- Work to complete -
From the first line to the last, print the data exactly.

Data provided Start Marker

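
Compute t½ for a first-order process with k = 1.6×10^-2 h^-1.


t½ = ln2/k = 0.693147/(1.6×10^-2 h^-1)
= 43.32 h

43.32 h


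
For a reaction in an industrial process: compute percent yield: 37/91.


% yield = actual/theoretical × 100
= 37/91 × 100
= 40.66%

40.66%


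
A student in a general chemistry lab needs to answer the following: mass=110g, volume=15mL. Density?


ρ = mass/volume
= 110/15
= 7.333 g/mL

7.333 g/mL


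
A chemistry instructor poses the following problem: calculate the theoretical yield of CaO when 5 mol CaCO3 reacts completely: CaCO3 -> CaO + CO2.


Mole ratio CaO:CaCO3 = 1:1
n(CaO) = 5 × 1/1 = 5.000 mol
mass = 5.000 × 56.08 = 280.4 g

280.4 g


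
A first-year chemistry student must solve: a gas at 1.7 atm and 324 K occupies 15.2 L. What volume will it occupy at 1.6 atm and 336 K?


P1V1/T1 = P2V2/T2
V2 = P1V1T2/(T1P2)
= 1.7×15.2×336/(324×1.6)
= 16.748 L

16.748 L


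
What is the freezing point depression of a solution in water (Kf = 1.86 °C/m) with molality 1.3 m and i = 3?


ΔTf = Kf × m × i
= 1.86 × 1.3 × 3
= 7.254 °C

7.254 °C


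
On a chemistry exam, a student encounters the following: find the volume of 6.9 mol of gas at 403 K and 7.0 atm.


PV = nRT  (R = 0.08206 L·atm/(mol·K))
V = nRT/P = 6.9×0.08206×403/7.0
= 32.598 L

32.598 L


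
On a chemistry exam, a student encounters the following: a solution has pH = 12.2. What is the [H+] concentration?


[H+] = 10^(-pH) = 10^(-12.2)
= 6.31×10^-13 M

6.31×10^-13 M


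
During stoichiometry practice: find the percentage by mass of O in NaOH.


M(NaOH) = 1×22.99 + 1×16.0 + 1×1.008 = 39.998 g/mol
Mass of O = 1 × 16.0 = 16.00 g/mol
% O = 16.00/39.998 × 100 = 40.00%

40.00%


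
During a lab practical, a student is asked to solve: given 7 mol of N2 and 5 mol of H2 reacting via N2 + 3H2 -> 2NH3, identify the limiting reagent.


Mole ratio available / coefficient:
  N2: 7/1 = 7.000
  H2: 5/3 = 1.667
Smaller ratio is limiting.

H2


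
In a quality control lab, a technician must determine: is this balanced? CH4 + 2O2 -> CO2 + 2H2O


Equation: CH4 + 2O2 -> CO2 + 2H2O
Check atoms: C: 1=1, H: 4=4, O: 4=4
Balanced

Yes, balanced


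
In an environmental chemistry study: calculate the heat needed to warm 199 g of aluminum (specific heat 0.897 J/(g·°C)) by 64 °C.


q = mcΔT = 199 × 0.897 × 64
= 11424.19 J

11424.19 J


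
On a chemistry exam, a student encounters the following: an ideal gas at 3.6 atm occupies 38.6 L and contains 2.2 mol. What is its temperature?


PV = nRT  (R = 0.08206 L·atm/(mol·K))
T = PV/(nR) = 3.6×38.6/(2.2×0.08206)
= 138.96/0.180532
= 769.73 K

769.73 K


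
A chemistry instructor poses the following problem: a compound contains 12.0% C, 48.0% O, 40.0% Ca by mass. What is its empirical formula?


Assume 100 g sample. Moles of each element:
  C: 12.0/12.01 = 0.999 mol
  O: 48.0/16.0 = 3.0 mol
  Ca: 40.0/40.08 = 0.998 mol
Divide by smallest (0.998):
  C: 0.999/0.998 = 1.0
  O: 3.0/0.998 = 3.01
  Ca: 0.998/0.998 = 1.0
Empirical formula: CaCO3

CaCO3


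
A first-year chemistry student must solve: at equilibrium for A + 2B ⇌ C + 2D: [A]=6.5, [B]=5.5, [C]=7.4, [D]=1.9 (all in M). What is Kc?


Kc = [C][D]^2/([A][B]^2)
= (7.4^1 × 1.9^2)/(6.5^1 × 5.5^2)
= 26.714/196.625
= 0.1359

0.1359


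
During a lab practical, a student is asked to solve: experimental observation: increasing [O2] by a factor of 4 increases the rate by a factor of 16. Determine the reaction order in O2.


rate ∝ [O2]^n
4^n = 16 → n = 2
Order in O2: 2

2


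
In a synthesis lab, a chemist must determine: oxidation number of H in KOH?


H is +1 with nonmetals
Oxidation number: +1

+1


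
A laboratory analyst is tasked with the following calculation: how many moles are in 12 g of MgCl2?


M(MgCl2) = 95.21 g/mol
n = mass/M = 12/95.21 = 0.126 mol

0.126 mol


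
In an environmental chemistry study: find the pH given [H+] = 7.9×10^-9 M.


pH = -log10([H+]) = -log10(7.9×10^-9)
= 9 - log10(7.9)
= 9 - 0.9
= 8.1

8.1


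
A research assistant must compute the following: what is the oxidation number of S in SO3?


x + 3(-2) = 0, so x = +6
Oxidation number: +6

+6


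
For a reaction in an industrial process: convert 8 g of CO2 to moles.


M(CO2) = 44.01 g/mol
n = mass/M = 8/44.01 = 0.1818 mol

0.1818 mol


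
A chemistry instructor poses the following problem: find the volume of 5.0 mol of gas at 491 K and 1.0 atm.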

Data provided End Marker

- Response below -
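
Compute t½ for a first-order process with k = 1.6×10^-2 h^-1.


t½ = ln2/k = 0.693147/(1.6×10^-2 h^-1)
= 43.32 h

43.32 h


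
For a reaction in an industrial process: compute percent yield: 37/91.


% yield = actual/theoretical × 100
= 37/91 × 100
= 40.66%

40.66%


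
A student in a general chemistry lab needs to answer the following: mass=110g, volume=15mL. Density?


ρ = mass/volume
= 110/15
= 7.333 g/mL

7.333 g/mL


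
A chemistry instructor poses the following problem: calculate the theoretical yield of CaO when 5 mol CaCO3 reacts completely: CaCO3 -> CaO + CO2.


Mole ratio CaO:CaCO3 = 1:1
n(CaO) = 5 × 1/1 = 5.000 mol
mass = 5.000 × 56.08 = 280.4 g

280.4 g


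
A first-year chemistry student must solve: a gas at 1.7 atm and 324 K occupies 15.2 L. What volume will it occupy at 1.6 atm and 336 K?


P1V1/T1 = P2V2/T2
V2 = P1V1T2/(T1P2)
= 1.7×15.2×336/(324×1.6)
= 16.748 L

16.748 L


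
What is the freezing point depression of a solution in water (Kf = 1.86 °C/m) with molality 1.3 m and i = 3?


ΔTf = Kf × m × i
= 1.86 × 1.3 × 3
= 7.254 °C

7.254 °C


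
On a chemistry exam, a student encounters the following: find the volume of 6.9 mol of gas at 403 K and 7.0 atm.


PV = nRT  (R = 0.08206 L·atm/(mol·K))
V = nRT/P = 6.9×0.08206×403/7.0
= 32.598 L

32.598 L


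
On a chemistry exam, a student encounters the following: a solution has pH = 12.2. What is the [H+] concentration?


[H+] = 10^(-pH) = 10^(-12.2)
= 6.31×10^-13 M

6.31×10^-13 M


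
During stoichiometry practice: find the percentage by mass of O in NaOH.


M(NaOH) = 1×22.99 + 1×16.0 + 1×1.008 = 39.998 g/mol
Mass of O = 1 × 16.0 = 16.00 g/mol
% O = 16.00/39.998 × 100 = 40.00%

40.00%


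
During a lab practical, a student is asked to solve: given 7 mol of N2 and 5 mol of H2 reacting via N2 + 3H2 -> 2NH3, identify the limiting reagent.


Mole ratio available / coefficient:
  N2: 7/1 = 7.000
  H2: 5/3 = 1.667
Smaller ratio is limiting.

H2


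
In a quality control lab, a technician must determine: is this balanced? CH4 + 2O2 -> CO2 + 2H2O


Equation: CH4 + 2O2 -> CO2 + 2H2O
Check atoms: C: 1=1, H: 4=4, O: 4=4
Balanced

Yes, balanced


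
In an environmental chemistry study: calculate the heat needed to warm 199 g of aluminum (specific heat 0.897 J/(g·°C)) by 64 °C.


q = mcΔT = 199 × 0.897 × 64
= 11424.19 J

11424.19 J


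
On a chemistry exam, a student encounters the following: an ideal gas at 3.6 atm occupies 38.6 L and contains 2.2 mol. What is its temperature?


PV = nRT  (R = 0.08206 L·atm/(mol·K))
T = PV/(nR) = 3.6×38.6/(2.2×0.08206)
= 138.96/0.180532
= 769.73 K

769.73 K


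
A chemistry instructor poses the following problem: a compound contains 12.0% C, 48.0% O, 40.0% Ca by mass. What is its empirical formula?


Assume 100 g sample. Moles of each element:
  C: 12.0/12.01 = 0.999 mol
  O: 48.0/16.0 = 3.0 mol
  Ca: 40.0/40.08 = 0.998 mol
Divide by smallest (0.998):
  C: 0.999/0.998 = 1.0
  O: 3.0/0.998 = 3.01
  Ca: 0.998/0.998 = 1.0
Empirical formula: CaCO3

CaCO3


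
A first-year chemistry student must solve: at equilibrium for A + 2B ⇌ C + 2D: [A]=6.5, [B]=5.5, [C]=7.4, [D]=1.9 (all in M). What is Kc?


Kc = [C][D]^2/([A][B]^2)
= (7.4^1 × 1.9^2)/(6.5^1 × 5.5^2)
= 26.714/196.625
= 0.1359

0.1359


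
During a lab practical, a student is asked to solve: experimental observation: increasing [O2] by a factor of 4 increases the rate by a factor of 16. Determine the reaction order in O2.


rate ∝ [O2]^n
4^n = 16 → n = 2
Order in O2: 2

2


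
In a synthesis lab, a chemist must determine: oxidation number of H in KOH?


H is +1 with nonmetals
Oxidation number: +1

+1


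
A laboratory analyst is tasked with the following calculation: how many moles are in 12 g of MgCl2?


M(MgCl2) = 95.21 g/mol
n = mass/M = 12/95.21 = 0.126 mol

0.126 mol


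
In an environmental chemistry study: find the pH given [H+] = 7.9×10^-9 M.


pH = -log10([H+]) = -log10(7.9×10^-9)
= 9 - log10(7.9)
= 9 - 0.9
= 8.1

8.1


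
A research assistant must compute the following: what is the oxidation number of S in SO3?


x + 3(-2) = 0, so x = +6
Oxidation number: +6

+6


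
For a reaction in an industrial process: convert 8 g of CO2 to moles.


M(CO2) = 44.01 g/mol
n = mass/M = 8/44.01 = 0.1818 mol

0.1818 mol


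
A chemistry instructor poses the following problem: find the volume of 5.0 mol of gas at 491 K and 1.0 atm.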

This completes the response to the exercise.